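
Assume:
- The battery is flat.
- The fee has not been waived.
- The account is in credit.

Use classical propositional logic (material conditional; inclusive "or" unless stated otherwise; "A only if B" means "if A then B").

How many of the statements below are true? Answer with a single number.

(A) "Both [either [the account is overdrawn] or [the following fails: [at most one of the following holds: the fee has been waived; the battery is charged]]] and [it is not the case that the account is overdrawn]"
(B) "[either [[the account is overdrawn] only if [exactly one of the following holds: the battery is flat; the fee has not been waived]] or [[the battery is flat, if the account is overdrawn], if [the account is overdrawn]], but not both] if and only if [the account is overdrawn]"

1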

|---|

> [Task prompt] The entire listing has to be written out again exactly.

> [Answer box]
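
Assume:
- The battery is flat.
- The fee has not been waived.
- The account is in credit.

Use classical propositional logic (material conditional; inclusive "or" unless stated otherwise; "A only if B" means "if A then B").

How many of the statements below are true? Answer with a single number.

(A) "Both [either [the account is overdrawn] or [the following fails: [at most one of the following holds: the fee has been waived; the battery is charged]]] and [it is not the case that the account is overdrawn]"
(B) "[either [[the account is overdrawn] only if [exactly one of the following holds: the battery is flat; the fee has not been waived]] or [[the battery is flat, if the account is overdrawn], if [the account is overdrawn]], but not both] if and only if [the account is overdrawn]"

1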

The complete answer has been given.